◆ Exercise description ◆
Beneath this task are records; print exactly the stretch of them from the line with "In a touring" through the line with "In a lab experiment, 8", both ends included.

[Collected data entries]

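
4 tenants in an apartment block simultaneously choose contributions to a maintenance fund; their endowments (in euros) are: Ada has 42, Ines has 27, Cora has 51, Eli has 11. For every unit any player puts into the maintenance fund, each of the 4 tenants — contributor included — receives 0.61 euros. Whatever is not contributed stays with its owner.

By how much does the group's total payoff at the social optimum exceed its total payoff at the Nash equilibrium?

188.64 euros

The private return per contributed unit is 0.61 < 1 for everyone, so the Nash equilibrium is zero contribution and the group total is Σ E_j = 42 + 27 + 51 + 11 = 131.
Each contributed unit returns 2.440 to the group, so the social optimum is full contribution by everyone: group total = 2.440 × 131 = 319.64.
Efficiency loss = (2.440 − 1) × 131 = 188.64.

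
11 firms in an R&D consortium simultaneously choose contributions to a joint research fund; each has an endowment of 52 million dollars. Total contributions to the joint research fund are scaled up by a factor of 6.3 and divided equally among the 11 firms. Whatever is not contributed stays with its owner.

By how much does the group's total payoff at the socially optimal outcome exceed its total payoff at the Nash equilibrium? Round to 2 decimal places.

Each contributed unit returns 6.3/11 = 0.5727 to its contributor — below 1 — so contributing 0 is dominant for every player. At the Nash equilibrium everyone keeps their 52, and the group total is 11 × 52 = 572.
Each contributed unit returns 6.300 to the group as a whole (0.5727 to each of 11 players), which exceeds 1, so the social optimum is full contribution: group total = 6.300 × 572 = 3603.60.
Efficiency loss = 3603.60 − 572 = 3031.60.

3031.60 million dollars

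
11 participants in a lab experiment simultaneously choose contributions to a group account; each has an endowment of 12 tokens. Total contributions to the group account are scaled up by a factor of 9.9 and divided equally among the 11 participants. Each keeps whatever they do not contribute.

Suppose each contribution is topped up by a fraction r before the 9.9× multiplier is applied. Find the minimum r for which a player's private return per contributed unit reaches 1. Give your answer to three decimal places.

With matching at rate r, one contributed unit becomes (1 + r) in the group account and returns 9.9 × (1 + r) / 11 to the contributor.
Setting this equal to 1: 1 + r = 11/9.9 = 1.1111.
So the minimum matching rate is r = 1.1111 − 1 = 0.111.

0.111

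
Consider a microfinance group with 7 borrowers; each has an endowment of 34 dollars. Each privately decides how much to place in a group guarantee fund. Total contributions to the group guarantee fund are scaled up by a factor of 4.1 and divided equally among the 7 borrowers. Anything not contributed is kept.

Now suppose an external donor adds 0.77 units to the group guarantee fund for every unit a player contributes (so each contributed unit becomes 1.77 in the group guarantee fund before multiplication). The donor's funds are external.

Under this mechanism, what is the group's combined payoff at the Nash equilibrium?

1727.17 dollars

With the mechanism, a contributed unit returns 4.1 × 1.77 / 7 = 1.0367 per unit of net cost to the contributor — now above 1 — so contributing fully is weakly dominant for every player.
At the Nash equilibrium everyone contributes 34. Group total payoff = 4.1 × 1.77 × 238 = 1727.17.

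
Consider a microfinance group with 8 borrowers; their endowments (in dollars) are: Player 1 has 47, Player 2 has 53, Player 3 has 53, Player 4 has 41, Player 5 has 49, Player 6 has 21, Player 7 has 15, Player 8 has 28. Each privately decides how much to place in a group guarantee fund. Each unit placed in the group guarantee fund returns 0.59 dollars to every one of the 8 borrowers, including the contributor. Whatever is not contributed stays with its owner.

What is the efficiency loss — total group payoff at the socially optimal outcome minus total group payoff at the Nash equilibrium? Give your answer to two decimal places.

The private return per contributed unit is 0.59 < 1 for everyone, so the Nash equilibrium is zero contribution and the group total is Σ E_j = 47 + 53 + 53 + 41 + 49 + 21 + 15 + 28 = 307.
Each contributed unit returns 4.720 to the group, so the social optimum is full contribution by everyone: group total = 4.720 × 307 = 1449.04.
Efficiency loss = (4.720 − 1) × 307 = 1142.04.

1142.04 dollars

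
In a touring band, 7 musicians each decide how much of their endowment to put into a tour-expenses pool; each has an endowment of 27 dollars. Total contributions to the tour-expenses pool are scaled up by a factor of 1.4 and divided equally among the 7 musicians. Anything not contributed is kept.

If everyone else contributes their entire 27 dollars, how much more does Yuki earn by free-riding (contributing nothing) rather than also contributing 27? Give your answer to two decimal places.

Switching from a contribution of 27 to 0 lets Yuki keep an extra 27 dollars, but lowers the tour-expenses pool by 27, which costs Yuki their own share of that drop: 1.4/7 × 27 = 5.40.
Net gain = 27 − 5.40 = 21.60. The private return per contributed unit (0.2000) is below 1, so free-riding is indeed the best response regardless of what the others do.

21.60 dollars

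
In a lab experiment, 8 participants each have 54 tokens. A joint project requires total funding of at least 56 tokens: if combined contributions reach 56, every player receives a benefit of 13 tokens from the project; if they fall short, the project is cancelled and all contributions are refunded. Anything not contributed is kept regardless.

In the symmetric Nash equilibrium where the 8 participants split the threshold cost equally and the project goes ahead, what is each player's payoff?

60 tokens

Equal share of the threshold: 56/8 = 7.
At this profile no one gains by cutting their contribution: any cut drops the total below 56, the project is cancelled, contributions are refunded, and the deviator ends with 54, which is less than 54 − 7 + 13 = 60. Contributing more than 7 just wastes the excess. So contributing exactly 7 is a best response.
Each player's payoff: 54 − 7 + 13 = 60.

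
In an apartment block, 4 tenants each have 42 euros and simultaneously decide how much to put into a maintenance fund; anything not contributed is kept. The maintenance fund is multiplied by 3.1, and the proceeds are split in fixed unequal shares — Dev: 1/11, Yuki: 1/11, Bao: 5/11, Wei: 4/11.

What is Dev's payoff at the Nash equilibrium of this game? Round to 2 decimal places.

65.67 euros

For player j, contributing a unit is worthwhile iff 3.1 × (j's share) ≥ 1, i.e. iff j's share is at least 0.3226.
The shares above 0.3226 belong to Bao and Wei, contributing 42 each; the remaining 2 contribute 0. Total contributed: 84.
Dev keeps 42 and receives 3.1 × 84 × 1/11 = 23.67 from the maintenance fund, for a payoff of 65.67.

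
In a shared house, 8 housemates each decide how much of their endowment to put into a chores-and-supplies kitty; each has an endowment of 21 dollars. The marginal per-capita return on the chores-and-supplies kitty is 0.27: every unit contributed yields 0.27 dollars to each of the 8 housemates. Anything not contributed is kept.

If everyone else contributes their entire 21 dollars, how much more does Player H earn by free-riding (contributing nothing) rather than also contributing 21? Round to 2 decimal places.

15.33 dollars

Switching from a contribution of 21 to 0 lets Player H keep an extra 21 dollars, but lowers the chores-and-supplies kitty by 21, which costs Player H their own share of that drop: 0.27 × 21 = 5.67.
Net gain = 21 − 5.67 = 15.33. The private return per contributed unit (0.27) is below 1, so free-riding is indeed the best response regardless of what the others do.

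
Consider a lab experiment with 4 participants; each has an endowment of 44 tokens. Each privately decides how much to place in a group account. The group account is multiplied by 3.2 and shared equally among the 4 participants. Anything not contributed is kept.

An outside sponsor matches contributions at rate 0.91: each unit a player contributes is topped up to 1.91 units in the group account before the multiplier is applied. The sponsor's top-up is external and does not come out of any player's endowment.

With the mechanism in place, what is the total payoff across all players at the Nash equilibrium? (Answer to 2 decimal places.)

1075.71 tokens

The effective private return per unit is now 3.2 × 1.91 / 4 = 1.5280 > 1, so every player's dominant strategy flips to full contribution.
So the Nash equilibrium is full contribution by all 4; the group earns 3.2 × 1.91 × 176 = 1075.71.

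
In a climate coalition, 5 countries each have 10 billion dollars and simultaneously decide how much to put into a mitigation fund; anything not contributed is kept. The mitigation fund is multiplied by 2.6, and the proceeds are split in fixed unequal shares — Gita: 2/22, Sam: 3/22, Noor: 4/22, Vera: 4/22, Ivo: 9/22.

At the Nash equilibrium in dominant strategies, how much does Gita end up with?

For player j, contributing a unit is worthwhile iff 2.6 × (j's share) ≥ 1, i.e. iff j's share is at least 0.3846.
Only Ivo (9/22) clears that bar, contributing 10; the remaining 4 contribute 0. Total contributed: 10.
Gita keeps 10 and receives 2.6 × 10 × 2/22 = 2.36 from the mitigation fund, for a payoff of 12.36.

12.36 billion dollars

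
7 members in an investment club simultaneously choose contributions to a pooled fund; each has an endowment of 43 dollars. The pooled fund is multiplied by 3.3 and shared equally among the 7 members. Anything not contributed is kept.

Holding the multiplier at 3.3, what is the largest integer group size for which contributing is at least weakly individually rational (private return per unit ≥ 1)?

3

Private return per unit is 3.3/(group size), which is ≥ 1 whenever the group size is ≤ 3.3.
The largest such integer is 3.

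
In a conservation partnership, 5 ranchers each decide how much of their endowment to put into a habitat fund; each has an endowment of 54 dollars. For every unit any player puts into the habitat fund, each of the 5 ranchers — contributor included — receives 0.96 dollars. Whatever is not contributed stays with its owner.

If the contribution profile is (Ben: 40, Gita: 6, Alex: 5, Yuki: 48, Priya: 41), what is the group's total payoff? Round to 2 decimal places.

Total contributed: 40 + 6 + 5 + 48 + 41 = 140; total kept: 5 × 54 − 140 = 130.
The habitat fund pays out 0.96 × 5 × 140 = 672.00 in aggregate.
Group total = 130 + 672.00 = 802.00.

802.00 dollars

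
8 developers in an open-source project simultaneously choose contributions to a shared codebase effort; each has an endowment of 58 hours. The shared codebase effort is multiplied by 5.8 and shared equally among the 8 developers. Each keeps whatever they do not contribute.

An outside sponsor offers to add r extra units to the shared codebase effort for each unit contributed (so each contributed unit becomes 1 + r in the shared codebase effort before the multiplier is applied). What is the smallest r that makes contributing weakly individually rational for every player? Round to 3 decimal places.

With matching at rate r, one contributed unit becomes (1 + r) in the shared codebase effort and returns 5.8 × (1 + r) / 8 to the contributor.
Setting this equal to 1: 1 + r = 8/5.8 = 1.3793.
So the minimum matching rate is r = 1.3793 − 1 = 0.379.

0.379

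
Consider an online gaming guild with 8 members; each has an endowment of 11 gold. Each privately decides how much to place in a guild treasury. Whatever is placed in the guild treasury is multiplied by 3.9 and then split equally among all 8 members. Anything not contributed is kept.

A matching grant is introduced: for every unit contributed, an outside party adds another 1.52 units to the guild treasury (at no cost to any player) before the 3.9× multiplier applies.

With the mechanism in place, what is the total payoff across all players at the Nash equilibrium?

With the mechanism, a contributed unit returns 3.9 × 2.52 / 8 = 1.2285 per unit of net cost to the contributor — now above 1 — so contributing fully is weakly dominant for every player.
So the Nash equilibrium is full contribution by all 8; the group earns 3.9 × 2.52 × 88 = 864.86.

864.86 gold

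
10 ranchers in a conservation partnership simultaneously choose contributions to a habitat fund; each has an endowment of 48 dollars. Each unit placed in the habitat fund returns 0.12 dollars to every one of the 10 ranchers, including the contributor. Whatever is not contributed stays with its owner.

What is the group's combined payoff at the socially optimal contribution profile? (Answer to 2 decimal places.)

576.00 dollars

Each contributed unit returns 1.200 to the group as a whole (0.12 to each of 10 players), which exceeds 1, so the social optimum is full contribution: group total = 1.200 × 480 = 576.00.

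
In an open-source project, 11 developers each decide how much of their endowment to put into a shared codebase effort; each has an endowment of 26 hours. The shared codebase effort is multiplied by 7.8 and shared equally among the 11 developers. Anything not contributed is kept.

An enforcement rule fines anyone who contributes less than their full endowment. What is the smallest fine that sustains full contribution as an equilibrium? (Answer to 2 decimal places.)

7.56 hours

Given the others contribute fully, the best deviation is to contribute 0 (any partial contribution still incurs the fine and gives up units whose private return 0.7091 is below 1).
Deviating from 26 to 0 saves 26 hours but forfeits the deviator's share of the drop in the shared codebase effort: 7.8/11 × 26 = 18.44.
So the deviation gain is 26 − 18.44 = 7.56, and the fine must be at least 7.56 hours to wipe it out.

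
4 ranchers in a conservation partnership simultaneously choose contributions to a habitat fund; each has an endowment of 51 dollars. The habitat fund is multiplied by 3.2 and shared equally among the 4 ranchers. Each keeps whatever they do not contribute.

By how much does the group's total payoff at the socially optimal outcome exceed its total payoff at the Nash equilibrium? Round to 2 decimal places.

448.80 dollars

Each contributed unit returns 3.2/4 = 0.8000 to its contributor — below 1 — so contributing 0 is dominant for every player. At the Nash equilibrium everyone keeps their 51, and the group total is 4 × 51 = 204.
Each contributed unit returns 3.200 to the group as a whole (0.8000 to each of 4 players), which exceeds 1, so the social optimum is full contribution: group total = 3.200 × 204 = 652.80.
Efficiency loss = 652.80 − 204 = 448.80.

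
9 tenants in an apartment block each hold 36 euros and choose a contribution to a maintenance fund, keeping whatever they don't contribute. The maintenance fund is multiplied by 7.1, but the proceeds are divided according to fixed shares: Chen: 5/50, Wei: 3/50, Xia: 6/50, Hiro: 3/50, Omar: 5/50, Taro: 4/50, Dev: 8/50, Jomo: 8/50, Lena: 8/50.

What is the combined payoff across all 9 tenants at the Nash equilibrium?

982.80 euros

A player with share s gets back 7.1·s per unit contributed, so full contribution is dominant for anyone with s > 1/7.1 = 0.1408 and zero contribution is dominant for anyone below.
The shares above 0.1408 belong to Dev, Jomo and Lena, contributing 36 each; the remaining 6 contribute 0. Total contributed: 108.
The maintenance fund pays out 7.1 × 108 = 766.80 in total (split across the unequal shares, but the aggregate is all that matters for the group sum).
The 6 free-riders keep 36 each, adding 216. Group total = 216 + 766.80 = 982.80.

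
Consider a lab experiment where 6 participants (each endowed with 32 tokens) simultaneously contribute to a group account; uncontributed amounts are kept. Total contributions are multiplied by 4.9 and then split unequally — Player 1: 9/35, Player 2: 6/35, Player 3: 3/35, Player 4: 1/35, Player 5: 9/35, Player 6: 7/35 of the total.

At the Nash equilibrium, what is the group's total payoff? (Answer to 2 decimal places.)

A player with share s gets back 4.9·s per unit contributed, so full contribution is dominant for anyone with s > 1/4.9 = 0.2041 and zero contribution is dominant for anyone below.
The shares above 0.2041 belong to Player 1 and Player 5, contributing 32 each; the remaining 4 contribute 0. Total contributed: 64.
The group account pays out 4.9 × 64 = 313.60 in total (split across the unequal shares, but the aggregate is all that matters for the group sum).
The 4 free-riders keep 32 each, adding 128. Group total = 128 + 313.60 = 441.60.

441.60 tokens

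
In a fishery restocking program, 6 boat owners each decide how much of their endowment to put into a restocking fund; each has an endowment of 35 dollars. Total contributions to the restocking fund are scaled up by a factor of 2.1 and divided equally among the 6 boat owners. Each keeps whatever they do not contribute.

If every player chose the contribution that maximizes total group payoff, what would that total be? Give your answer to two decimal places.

441.00 dollars

Each contributed unit returns 2.100 to the group as a whole (0.3500 to each of 6 players), which exceeds 1, so the social optimum is full contribution: group total = 2.100 × 210 = 441.00.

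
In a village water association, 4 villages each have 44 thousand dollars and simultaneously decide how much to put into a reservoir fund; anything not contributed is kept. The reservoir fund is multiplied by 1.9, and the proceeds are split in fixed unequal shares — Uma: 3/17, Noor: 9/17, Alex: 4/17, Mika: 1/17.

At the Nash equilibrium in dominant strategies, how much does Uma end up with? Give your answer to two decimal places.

For player j, contributing a unit is worthwhile iff 1.9 × (j's share) ≥ 1, i.e. iff j's share is at least 0.5263.
The only share above 0.5263 is Noor's 9/17, contributing 44; the remaining 3 contribute 0. Total contributed: 44.
Uma keeps 44 and receives 1.9 × 44 × 3/17 = 14.75 from the reservoir fund, for a payoff of 58.75.

58.75 thousand dollars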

◆ Solution ◆
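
In a touring band, 7 musicians each decide how much of their endowment to put into a tour-expenses pool; each has an endowment of 27 dollars. Total contributions to the tour-expenses pool are scaled up by a factor of 1.4 and divided equally among the 7 musicians. Anything not contributed is kept.

If everyone else contributes their entire 27 dollars, how much more does Yuki earn by free-riding (contributing nothing) rather than also contributing 27? Give your answer to two decimal places.

Switching from a contribution of 27 to 0 lets Yuki keep an extra 27 dollars, but lowers the tour-expenses pool by 27, which costs Yuki their own share of that drop: 1.4/7 × 27 = 5.40.
Net gain = 27 − 5.40 = 21.60. The private return per contributed unit (0.2000) is below 1, so free-riding is indeed the best response regardless of what the others do.

21.60 dollars

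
In a lab experiment, 8 participants each have 54 tokens. A joint project requires total funding of at least 56 tokens: if combined contributions reach 56, every player receives a benefit of 13 tokens from the project; if they fall short, the project is cancelled and all contributions are refunded. Anything not contributed is kept regardless.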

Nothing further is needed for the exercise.